Give back exactly the lines of the material below that start at the line containing "Let f(x) = sin(x)." and end at the line containing "Compute T_10, the", and no others.

### INFORMATION SHOWN
- Opening Delimiter -

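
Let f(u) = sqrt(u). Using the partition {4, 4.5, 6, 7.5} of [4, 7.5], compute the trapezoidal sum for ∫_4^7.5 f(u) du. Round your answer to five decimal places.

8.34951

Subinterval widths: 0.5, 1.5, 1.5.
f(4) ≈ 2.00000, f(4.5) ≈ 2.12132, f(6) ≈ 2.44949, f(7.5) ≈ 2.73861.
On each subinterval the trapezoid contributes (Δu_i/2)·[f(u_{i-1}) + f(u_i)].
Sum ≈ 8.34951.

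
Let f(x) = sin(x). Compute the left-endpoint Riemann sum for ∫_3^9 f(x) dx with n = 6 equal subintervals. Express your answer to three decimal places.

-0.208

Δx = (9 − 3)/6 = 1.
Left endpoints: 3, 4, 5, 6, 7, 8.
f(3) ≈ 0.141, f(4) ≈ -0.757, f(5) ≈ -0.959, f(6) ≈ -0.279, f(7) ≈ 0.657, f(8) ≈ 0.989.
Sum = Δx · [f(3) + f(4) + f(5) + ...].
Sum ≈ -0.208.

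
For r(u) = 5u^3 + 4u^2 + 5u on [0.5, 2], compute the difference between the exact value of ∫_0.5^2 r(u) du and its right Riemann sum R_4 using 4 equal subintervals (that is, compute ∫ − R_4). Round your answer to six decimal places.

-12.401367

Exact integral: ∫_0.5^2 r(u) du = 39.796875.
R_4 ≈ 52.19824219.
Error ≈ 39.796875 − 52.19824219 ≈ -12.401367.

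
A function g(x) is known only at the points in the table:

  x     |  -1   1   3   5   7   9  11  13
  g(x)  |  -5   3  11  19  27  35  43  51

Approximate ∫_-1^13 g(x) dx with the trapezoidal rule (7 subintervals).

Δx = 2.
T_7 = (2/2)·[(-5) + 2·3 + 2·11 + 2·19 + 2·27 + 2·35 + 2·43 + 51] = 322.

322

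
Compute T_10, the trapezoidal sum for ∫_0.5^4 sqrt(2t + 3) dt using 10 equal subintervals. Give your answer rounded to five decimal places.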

- Closing Delimiter -
- Opening Delimiter -

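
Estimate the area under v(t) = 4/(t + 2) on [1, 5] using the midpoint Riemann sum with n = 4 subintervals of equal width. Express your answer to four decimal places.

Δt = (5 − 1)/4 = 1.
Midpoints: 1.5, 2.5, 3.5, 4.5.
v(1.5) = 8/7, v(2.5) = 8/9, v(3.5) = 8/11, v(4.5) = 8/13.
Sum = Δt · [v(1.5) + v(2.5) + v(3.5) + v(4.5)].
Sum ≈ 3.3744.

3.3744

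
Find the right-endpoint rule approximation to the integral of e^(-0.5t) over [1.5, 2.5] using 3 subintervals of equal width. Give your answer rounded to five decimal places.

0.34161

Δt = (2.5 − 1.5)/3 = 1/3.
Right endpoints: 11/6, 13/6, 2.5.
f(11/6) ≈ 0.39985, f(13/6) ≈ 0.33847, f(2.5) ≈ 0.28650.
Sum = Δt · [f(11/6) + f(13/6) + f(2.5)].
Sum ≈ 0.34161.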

- Closing Delimiter -
- Opening Delimiter -

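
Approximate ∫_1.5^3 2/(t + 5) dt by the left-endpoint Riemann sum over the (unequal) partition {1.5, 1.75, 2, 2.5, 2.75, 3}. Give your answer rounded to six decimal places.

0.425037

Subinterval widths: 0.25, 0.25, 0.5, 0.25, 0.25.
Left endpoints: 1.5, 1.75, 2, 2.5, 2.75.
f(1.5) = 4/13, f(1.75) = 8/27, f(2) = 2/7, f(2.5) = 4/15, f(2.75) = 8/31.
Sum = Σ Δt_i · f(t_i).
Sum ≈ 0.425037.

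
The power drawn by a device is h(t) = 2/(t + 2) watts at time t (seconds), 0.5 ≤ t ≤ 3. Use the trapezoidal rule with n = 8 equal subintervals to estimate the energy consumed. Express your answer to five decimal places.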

- Closing Delimiter -

### ANSWER BOX
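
Let f(x) = sin(x). Compute the left-endpoint Riemann sum for ∫_3^9 f(x) dx with n = 6 equal subintervals. Express your answer to three decimal places.

-0.208

Δx = (9 − 3)/6 = 1.
Left endpoints: 3, 4, 5, 6, 7, 8.
f(3) ≈ 0.141, f(4) ≈ -0.757, f(5) ≈ -0.959, f(6) ≈ -0.279, f(7) ≈ 0.657, f(8) ≈ 0.989.
Sum = Δx · [f(3) + f(4) + f(5) + ...].
Sum ≈ -0.208.

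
For r(u) = 5u^3 + 4u^2 + 5u on [0.5, 2], compute the difference between the exact value of ∫_0.5^2 r(u) du and its right Riemann sum R_4 using 4 equal subintervals (that is, compute ∫ − R_4). Round your answer to six decimal places.

-12.401367

Exact integral: ∫_0.5^2 r(u) du = 39.796875.
R_4 ≈ 52.19824219.
Error ≈ 39.796875 − 52.19824219 ≈ -12.401367.

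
A function g(x) is known only at the points in the table:

  x     |  -1   1   3   5   7   9  11  13
  g(x)  |  -5   3  11  19  27  35  43  51

Approximate ∫_-1^13 g(x) dx with the trapezoidal rule (7 subintervals).

Δx = 2.
T_7 = (2/2)·[(-5) + 2·3 + 2·11 + 2·19 + 2·27 + 2·35 + 2·43 + 51] = 322.

322

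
Compute T_10, the trapezoidal sum for ∫_0.5^4 sqrt(2t + 3) dt using 10 equal subintervals. Give your answer rounded to five decimal places.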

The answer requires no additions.